**INSTRUCTIONS TO FOLLOW**
Using the data beneath this instruction, retype only the lines from the one that contains "The Ardolereach Adjudication Office applies" down to the one that contains "Per standing Ardolereach", both included, exactly as they appear.

[Collection entries]
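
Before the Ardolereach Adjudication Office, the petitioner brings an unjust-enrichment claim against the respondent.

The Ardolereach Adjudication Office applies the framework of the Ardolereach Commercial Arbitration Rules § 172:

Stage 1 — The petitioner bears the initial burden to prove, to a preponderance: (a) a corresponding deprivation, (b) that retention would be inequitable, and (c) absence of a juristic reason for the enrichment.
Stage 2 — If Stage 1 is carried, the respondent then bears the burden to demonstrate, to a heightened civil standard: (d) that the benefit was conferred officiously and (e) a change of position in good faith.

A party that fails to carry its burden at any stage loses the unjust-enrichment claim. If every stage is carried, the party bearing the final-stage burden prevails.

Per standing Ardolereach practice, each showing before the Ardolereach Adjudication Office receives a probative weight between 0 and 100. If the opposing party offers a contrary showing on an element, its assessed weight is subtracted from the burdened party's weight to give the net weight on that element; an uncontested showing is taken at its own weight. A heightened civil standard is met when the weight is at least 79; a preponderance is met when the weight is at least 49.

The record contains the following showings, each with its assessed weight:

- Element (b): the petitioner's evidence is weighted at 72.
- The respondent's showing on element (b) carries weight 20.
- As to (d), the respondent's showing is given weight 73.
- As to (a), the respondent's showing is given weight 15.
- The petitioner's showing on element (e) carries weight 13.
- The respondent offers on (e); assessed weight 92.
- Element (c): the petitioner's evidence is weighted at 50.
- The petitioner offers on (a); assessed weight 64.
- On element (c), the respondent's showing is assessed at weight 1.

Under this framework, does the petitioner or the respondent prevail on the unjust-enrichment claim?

petitioner

Stage 1 — burden on petitioner; standard: a preponderance (weight is at least 49).
    (a): 64 − 15 = 49 ≥ 49 [met]
    (b): 72 − 20 = 52 ≥ 49 [met]
    (c): 50 − 1 = 49 ≥ 49 [met]
  All elements met. The burden passes to the respondent.
Stage 2 — burden on respondent; standard: a heightened civil standard (weight is at least 79).
    (d): 73 < 79 [not met]
    (e): 92 − 13 = 79 ≥ 79 [met]
  Stage 2 not carried; the respondent fails its burden.
So the petitioner prevails.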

**EXERCISE ANSWER**
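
The Ardolereach Adjudication Office applies the framework of the Ardolereach Commercial Arbitration Rules § 172:

Stage 1 — The petitioner bears the initial burden to prove, to a preponderance: (a) a corresponding deprivation, (b) that retention would be inequitable, and (c) absence of a juristic reason for the enrichment.
Stage 2 — If Stage 1 is carried, the respondent then bears the burden to demonstrate, to a heightened civil standard: (d) that the benefit was conferred officiously and (e) a change of position in good faith.

A party that fails to carry its burden at any stage loses the unjust-enrichment claim. If every stage is carried, the party bearing the final-stage burden prevails.

Per standing Ardolereach practice, each showing before the Ardolereach Adjudication Office receives a probative weight between 0 and 100. If the opposing party offers a contrary showing on an element, its assessed weight is subtracted from the burdened party's weight to give the net weight on that element; an uncontested showing is taken at its own weight. A heightened civil standard is met when the weight is at least 79; a preponderance is met when the weight is at least 49.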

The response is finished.